■ Task directions:
For the records below, give the number of lines in which "final" appears, and add nothing else.

■ Entries shown:
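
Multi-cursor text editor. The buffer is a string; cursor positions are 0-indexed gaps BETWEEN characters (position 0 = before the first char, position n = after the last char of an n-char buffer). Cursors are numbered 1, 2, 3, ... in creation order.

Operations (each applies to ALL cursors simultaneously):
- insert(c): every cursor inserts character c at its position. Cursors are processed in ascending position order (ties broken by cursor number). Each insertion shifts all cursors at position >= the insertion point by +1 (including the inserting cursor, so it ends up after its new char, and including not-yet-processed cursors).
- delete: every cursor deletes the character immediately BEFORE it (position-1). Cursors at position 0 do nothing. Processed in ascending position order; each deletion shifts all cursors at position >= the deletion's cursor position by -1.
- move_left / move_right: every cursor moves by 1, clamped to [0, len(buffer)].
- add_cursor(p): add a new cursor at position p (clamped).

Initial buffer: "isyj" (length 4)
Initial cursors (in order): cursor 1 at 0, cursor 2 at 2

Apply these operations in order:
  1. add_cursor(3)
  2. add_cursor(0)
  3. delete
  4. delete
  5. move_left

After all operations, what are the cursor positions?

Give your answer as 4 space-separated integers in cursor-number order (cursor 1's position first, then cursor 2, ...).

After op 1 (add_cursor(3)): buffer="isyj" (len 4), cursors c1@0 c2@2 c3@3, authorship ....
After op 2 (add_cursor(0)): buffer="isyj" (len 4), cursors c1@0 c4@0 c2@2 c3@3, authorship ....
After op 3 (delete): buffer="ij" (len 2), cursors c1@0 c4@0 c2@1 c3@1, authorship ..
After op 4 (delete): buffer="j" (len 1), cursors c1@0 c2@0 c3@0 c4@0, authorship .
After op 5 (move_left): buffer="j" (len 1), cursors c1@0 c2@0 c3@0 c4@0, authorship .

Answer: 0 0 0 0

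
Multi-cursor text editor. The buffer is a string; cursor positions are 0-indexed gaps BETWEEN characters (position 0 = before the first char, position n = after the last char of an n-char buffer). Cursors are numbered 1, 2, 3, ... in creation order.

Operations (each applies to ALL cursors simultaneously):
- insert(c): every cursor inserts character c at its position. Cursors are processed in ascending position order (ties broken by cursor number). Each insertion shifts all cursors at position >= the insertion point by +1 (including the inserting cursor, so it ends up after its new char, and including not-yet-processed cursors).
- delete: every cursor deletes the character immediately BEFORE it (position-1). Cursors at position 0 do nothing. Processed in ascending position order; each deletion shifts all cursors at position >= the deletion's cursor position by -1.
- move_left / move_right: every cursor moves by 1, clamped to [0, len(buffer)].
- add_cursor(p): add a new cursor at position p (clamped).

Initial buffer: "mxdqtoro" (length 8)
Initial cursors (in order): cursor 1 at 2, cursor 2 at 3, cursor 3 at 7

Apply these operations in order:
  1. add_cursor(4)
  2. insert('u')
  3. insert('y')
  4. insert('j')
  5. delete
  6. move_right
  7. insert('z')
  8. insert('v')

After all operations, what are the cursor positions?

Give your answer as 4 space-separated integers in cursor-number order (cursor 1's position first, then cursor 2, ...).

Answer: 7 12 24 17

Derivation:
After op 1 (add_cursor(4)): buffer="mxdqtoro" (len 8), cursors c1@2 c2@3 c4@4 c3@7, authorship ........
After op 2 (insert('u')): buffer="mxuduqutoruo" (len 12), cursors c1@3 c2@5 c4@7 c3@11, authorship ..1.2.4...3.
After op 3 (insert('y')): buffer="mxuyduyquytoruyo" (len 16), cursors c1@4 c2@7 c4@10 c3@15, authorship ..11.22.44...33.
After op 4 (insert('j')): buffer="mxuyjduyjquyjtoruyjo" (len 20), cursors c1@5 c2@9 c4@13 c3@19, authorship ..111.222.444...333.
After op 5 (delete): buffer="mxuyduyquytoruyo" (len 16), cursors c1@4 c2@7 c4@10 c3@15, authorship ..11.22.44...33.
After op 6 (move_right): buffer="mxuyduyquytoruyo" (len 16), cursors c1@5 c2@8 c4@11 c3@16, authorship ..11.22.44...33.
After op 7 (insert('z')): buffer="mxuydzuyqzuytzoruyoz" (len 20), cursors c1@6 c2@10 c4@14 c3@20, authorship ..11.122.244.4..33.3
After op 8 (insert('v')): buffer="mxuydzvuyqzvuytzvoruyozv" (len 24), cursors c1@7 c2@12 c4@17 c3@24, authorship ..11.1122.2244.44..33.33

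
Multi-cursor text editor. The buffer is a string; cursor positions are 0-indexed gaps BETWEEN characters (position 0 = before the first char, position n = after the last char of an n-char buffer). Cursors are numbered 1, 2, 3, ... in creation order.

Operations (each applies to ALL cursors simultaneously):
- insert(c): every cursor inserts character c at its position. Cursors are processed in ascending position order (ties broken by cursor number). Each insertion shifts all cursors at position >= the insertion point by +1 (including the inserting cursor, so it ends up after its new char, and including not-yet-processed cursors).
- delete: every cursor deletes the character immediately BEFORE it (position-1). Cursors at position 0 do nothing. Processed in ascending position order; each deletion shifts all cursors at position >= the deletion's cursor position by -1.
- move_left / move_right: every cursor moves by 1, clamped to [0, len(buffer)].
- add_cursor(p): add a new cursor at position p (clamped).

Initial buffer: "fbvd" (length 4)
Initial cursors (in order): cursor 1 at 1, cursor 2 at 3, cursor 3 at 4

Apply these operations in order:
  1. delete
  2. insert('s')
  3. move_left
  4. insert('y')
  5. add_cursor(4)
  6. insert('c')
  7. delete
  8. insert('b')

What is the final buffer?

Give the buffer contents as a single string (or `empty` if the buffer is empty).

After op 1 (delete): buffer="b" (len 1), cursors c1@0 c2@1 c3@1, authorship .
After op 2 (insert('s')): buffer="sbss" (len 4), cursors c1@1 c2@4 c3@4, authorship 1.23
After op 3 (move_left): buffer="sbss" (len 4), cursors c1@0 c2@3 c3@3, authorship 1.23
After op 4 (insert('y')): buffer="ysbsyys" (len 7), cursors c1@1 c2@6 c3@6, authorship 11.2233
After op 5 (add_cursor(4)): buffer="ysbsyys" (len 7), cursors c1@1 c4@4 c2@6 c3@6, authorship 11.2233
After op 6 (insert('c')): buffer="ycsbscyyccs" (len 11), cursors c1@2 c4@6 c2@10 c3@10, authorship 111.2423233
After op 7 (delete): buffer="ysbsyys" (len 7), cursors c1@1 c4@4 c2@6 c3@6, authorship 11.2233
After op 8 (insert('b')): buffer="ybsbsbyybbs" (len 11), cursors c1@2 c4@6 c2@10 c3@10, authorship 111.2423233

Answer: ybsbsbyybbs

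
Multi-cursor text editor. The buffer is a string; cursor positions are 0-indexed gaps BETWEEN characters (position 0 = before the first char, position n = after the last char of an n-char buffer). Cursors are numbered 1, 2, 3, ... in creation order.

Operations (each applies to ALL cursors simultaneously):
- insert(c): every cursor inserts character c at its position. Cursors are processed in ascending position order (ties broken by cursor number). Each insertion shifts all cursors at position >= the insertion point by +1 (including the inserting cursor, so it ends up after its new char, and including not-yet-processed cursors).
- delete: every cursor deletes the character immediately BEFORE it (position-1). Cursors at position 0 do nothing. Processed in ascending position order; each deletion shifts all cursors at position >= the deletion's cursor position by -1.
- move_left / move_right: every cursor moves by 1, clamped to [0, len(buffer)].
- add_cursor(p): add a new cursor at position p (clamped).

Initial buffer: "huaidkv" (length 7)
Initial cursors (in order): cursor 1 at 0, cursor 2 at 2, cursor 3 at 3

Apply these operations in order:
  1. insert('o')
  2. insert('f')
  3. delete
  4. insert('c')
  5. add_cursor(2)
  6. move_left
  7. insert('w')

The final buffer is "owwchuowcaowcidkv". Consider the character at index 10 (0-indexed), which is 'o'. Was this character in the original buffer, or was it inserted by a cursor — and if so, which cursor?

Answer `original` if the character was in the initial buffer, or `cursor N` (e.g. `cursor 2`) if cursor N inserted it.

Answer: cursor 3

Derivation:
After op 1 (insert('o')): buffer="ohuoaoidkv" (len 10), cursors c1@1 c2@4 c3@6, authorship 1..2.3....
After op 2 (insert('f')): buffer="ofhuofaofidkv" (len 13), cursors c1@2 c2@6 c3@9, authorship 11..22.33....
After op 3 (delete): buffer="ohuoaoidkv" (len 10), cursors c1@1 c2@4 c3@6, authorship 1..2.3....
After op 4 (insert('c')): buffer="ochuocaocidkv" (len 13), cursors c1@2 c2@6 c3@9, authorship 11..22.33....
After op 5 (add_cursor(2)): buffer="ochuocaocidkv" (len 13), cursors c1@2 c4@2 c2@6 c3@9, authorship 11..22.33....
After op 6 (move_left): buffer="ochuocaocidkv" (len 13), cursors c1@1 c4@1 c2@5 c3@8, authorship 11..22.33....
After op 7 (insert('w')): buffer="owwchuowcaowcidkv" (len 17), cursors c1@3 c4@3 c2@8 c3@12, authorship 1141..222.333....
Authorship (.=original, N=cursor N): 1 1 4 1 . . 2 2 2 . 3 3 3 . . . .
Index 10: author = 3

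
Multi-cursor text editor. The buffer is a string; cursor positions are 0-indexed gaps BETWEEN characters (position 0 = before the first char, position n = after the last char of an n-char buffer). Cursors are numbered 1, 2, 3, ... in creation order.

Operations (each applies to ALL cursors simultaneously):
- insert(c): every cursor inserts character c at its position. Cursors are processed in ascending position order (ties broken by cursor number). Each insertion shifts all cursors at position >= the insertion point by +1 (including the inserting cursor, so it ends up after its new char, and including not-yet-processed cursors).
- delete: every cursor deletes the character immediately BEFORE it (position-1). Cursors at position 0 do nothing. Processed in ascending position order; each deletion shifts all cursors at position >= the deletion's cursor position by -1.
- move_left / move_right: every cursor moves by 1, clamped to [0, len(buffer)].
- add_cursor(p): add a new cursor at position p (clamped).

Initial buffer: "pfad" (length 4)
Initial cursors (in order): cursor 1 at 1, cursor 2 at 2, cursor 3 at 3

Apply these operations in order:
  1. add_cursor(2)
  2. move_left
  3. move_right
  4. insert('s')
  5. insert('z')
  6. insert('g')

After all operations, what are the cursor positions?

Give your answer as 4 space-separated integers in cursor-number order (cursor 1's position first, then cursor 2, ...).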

■ Response area:
2